_Exercise_: In the entries below, which lines run from the one containing "How many integers a with 1 ≤ a ≤ 1575" to the one containing "By the Chinese Remainder Theorem the system x ≡ 9"? Copy exactly those lines, ends included, and no others.

Start of Records provided

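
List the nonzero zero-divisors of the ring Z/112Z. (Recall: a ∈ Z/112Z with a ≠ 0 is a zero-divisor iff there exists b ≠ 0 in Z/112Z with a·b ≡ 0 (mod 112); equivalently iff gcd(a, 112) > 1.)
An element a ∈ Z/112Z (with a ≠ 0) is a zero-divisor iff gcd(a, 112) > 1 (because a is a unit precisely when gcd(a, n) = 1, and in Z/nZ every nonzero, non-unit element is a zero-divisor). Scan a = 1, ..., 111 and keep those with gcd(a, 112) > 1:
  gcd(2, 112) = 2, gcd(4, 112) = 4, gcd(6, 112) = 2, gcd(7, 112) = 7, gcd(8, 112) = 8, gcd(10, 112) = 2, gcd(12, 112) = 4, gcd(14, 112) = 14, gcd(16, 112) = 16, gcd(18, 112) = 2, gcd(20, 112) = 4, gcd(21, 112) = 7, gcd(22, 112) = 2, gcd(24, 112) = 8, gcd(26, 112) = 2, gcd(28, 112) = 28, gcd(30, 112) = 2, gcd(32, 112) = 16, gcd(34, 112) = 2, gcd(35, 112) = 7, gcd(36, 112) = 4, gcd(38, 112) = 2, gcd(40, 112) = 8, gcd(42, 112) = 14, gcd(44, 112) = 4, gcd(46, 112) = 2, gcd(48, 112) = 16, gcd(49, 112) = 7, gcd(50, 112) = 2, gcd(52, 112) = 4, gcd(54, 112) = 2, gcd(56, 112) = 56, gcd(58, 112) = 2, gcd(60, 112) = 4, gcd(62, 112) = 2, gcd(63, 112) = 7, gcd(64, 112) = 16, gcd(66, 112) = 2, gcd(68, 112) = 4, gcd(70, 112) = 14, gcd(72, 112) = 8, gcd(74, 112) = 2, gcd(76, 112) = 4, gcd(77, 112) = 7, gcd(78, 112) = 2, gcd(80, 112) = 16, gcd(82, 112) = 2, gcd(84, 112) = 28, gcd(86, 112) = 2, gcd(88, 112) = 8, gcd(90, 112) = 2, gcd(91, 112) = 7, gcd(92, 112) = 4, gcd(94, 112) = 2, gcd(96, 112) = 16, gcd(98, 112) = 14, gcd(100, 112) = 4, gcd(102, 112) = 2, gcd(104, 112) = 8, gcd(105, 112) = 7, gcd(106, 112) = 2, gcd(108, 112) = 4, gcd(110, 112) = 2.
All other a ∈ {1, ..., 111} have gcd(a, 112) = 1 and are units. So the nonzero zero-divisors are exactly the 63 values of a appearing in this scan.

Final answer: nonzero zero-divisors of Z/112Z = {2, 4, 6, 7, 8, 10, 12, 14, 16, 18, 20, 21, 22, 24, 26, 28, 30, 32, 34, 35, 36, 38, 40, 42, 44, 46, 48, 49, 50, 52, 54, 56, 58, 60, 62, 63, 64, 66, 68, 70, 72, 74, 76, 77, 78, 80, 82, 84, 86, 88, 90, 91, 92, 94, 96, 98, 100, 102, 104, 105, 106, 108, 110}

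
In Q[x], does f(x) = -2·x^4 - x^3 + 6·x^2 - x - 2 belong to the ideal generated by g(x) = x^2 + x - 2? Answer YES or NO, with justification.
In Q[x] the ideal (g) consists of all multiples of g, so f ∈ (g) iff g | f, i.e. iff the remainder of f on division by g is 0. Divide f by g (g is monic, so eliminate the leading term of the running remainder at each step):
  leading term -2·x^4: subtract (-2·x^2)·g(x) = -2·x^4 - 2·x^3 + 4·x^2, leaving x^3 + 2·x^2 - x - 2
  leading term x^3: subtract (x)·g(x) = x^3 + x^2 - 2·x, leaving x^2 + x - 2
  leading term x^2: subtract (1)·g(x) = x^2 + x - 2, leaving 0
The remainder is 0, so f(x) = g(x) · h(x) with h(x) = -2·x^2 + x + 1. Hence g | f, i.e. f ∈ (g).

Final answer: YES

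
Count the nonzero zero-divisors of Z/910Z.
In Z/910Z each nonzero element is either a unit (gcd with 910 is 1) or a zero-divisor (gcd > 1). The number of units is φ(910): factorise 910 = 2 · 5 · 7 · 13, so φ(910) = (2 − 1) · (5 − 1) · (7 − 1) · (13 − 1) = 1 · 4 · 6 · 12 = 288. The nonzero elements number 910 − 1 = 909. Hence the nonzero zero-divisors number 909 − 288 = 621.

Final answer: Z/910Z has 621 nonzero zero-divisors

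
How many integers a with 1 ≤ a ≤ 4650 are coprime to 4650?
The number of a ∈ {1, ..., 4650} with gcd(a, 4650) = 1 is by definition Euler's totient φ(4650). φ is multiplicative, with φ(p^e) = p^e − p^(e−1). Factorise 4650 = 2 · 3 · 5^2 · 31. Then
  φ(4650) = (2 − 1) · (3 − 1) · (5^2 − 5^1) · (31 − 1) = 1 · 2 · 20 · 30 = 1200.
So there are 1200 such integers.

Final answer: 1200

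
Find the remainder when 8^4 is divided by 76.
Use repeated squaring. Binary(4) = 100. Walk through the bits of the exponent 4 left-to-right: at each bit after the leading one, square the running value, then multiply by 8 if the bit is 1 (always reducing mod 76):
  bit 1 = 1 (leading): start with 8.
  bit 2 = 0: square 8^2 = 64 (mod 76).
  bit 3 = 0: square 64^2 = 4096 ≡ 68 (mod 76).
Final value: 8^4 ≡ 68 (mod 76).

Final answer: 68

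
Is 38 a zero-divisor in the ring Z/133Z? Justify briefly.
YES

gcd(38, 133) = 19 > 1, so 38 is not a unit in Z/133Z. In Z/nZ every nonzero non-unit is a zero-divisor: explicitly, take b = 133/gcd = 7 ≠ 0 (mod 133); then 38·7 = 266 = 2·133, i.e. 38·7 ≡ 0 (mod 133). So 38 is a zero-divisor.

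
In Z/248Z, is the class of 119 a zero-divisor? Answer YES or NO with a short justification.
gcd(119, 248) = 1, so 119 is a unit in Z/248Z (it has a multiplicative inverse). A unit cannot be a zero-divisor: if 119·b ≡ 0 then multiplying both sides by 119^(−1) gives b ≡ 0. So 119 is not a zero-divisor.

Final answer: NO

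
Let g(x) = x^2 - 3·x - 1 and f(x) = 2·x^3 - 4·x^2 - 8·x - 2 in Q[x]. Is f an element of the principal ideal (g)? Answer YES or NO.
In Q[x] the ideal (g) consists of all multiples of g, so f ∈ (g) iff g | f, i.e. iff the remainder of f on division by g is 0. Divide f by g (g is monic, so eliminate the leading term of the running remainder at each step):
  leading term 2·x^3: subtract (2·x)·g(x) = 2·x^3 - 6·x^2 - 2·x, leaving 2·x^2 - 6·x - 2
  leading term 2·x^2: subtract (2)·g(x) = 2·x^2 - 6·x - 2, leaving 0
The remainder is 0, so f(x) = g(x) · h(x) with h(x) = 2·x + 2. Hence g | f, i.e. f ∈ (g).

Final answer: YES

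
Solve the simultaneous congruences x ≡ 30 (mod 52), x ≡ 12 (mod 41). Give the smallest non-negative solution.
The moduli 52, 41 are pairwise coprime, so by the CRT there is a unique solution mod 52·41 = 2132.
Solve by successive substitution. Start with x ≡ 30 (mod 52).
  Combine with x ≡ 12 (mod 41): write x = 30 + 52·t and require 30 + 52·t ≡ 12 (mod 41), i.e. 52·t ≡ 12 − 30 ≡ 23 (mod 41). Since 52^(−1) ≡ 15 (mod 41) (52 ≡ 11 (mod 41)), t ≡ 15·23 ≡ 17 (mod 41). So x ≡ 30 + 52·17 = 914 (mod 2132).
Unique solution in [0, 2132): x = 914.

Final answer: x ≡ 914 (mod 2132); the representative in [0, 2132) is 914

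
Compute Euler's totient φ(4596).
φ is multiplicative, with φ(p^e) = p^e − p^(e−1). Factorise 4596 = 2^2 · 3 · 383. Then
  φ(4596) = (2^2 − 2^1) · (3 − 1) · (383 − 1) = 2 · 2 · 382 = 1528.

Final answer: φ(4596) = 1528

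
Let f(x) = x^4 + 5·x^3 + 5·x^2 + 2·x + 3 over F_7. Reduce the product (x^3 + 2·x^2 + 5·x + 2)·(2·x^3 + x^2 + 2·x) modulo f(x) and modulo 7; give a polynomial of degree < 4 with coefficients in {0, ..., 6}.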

End of Records provided
Start of Records provided

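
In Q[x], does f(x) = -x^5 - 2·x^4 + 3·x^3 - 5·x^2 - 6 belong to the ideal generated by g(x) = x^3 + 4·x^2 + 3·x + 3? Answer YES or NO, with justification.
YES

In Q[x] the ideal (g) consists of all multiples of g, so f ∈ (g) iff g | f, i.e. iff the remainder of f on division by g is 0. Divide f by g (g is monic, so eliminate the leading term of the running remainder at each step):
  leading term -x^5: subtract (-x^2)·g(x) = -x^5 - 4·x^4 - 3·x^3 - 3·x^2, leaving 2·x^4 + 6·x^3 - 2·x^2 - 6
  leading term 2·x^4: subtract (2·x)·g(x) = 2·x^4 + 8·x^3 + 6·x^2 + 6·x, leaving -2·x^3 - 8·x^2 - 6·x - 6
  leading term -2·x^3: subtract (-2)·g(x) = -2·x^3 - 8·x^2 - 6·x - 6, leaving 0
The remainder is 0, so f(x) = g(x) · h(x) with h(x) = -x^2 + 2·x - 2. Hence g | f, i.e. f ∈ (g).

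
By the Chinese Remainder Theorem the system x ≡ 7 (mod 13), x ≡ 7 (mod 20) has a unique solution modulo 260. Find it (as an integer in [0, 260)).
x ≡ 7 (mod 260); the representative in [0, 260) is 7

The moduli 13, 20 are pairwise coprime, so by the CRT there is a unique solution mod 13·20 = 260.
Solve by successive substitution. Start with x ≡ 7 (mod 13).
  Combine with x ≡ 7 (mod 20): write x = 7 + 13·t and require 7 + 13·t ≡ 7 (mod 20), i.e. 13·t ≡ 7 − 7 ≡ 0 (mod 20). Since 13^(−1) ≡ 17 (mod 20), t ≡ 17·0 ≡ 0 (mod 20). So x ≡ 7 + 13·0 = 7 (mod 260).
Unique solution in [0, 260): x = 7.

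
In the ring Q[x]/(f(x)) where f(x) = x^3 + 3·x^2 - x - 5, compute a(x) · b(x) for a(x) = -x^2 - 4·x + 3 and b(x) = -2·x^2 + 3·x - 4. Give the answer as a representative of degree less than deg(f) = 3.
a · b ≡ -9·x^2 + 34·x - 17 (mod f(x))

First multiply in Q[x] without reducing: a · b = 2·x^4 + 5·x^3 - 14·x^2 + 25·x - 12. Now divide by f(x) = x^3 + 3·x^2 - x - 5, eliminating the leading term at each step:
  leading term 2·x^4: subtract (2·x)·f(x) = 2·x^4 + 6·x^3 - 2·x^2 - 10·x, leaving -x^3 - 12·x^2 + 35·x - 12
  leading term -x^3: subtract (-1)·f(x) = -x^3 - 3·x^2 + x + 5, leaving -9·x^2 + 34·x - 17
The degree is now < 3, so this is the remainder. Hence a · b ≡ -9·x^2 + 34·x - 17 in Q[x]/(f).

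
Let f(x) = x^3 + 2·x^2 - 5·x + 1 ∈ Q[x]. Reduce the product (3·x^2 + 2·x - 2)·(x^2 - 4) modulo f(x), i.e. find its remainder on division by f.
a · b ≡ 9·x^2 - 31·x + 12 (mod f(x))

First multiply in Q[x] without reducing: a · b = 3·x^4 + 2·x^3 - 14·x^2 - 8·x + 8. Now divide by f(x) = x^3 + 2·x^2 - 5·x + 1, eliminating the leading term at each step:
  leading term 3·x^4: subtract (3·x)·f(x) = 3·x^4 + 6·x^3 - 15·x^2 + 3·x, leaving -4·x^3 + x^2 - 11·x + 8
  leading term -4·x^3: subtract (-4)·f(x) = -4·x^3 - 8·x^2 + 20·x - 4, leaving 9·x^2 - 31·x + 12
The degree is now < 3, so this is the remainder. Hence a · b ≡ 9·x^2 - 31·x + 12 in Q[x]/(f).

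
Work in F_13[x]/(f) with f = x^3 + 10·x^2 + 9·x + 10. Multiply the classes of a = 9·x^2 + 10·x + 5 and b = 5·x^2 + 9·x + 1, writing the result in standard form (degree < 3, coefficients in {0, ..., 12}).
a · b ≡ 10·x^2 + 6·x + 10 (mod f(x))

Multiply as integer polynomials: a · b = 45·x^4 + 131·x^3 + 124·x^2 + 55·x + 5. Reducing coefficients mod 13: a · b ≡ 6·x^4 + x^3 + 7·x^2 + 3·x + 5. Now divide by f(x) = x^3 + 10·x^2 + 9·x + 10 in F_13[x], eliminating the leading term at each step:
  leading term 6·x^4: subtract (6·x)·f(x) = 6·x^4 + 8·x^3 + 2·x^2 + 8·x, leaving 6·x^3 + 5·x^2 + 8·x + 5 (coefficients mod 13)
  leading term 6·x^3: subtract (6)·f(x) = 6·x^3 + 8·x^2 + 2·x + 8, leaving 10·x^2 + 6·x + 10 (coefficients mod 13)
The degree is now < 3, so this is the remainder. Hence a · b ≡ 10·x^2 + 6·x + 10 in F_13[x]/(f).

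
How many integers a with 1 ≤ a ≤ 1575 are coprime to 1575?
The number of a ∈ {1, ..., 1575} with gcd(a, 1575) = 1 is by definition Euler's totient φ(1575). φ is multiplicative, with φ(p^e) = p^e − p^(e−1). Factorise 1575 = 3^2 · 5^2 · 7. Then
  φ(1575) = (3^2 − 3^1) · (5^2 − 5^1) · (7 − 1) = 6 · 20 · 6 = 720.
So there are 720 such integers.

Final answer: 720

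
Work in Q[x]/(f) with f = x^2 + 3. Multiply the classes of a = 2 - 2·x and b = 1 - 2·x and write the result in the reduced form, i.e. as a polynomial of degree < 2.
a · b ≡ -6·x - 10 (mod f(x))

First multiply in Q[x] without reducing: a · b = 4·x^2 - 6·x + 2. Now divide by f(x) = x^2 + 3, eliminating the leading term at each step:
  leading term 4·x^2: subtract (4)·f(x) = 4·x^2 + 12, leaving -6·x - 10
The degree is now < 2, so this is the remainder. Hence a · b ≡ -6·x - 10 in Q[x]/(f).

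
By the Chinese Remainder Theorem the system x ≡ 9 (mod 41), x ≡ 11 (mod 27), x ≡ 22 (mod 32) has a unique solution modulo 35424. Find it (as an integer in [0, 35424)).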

End of Records provided

_Answer to the problem_:
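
How many integers a with 1 ≤ a ≤ 1575 are coprime to 1575?
The number of a ∈ {1, ..., 1575} with gcd(a, 1575) = 1 is by definition Euler's totient φ(1575). φ is multiplicative, with φ(p^e) = p^e − p^(e−1). Factorise 1575 = 3^2 · 5^2 · 7. Then
  φ(1575) = (3^2 − 3^1) · (5^2 − 5^1) · (7 − 1) = 6 · 20 · 6 = 720.
So there are 720 such integers.

Final answer: 720

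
Work in Q[x]/(f) with f = x^2 + 3. Multiply the classes of a = 2 - 2·x and b = 1 - 2·x and write the result in the reduced form, i.e. as a polynomial of degree < 2.
a · b ≡ -6·x - 10 (mod f(x))

First multiply in Q[x] without reducing: a · b = 4·x^2 - 6·x + 2. Now divide by f(x) = x^2 + 3, eliminating the leading term at each step:
  leading term 4·x^2: subtract (4)·f(x) = 4·x^2 + 12, leaving -6·x - 10
The degree is now < 2, so this is the remainder. Hence a · b ≡ -6·x - 10 in Q[x]/(f).

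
By the Chinese Remainder Theorem the system x ≡ 9 (mod 41), x ≡ 11 (mod 27), x ≡ 22 (mod 32) has a unique solution modulo 35424. Find it (as an integer in [0, 35424)).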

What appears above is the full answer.